══ MATERIAL FOR THIS TASK ══
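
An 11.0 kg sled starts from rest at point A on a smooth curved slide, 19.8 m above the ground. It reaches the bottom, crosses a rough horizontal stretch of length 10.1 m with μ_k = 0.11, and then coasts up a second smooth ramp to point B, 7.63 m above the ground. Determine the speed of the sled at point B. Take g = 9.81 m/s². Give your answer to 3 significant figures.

v = 14.7 m/s

Energy at A: mgh₁ = (11.0)(9.81)(19.8) = 2136.6 J
Friction loss: W_f = μ_k mg d = 119.9 J
At B: ½mv² + mgh₂ = mgh₁ − W_f
½mv² = 2136.6 − 119.9 − 823.35 = 1193.4 J
v = √(2 × 1193.4/11.0) = 14.73 m/s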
═══
### WHAT TO PRODUCE
What is needed is the full listing, reproduced exactly.

### EXERCISE RESPONSE
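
An 11.0 kg sled starts from rest at point A on a smooth curved slide, 19.8 m above the ground. It reaches the bottom, crosses a rough horizontal stretch of length 10.1 m with μ_k = 0.11, and then coasts up a second smooth ramp to point B, 7.63 m above the ground. Determine the speed of the sled at point B. Take g = 9.81 m/s². Give your answer to 3 significant figures.

v = 14.7 m/s

Energy at A: mgh₁ = (11.0)(9.81)(19.8) = 2136.6 J
Friction loss: W_f = μ_k mg d = 119.9 J
At B: ½mv² + mgh₂ = mgh₁ − W_f
½mv² = 2136.6 − 119.9 − 823.35 = 1193.4 J
v = √(2 × 1193.4/11.0) = 14.73 m/s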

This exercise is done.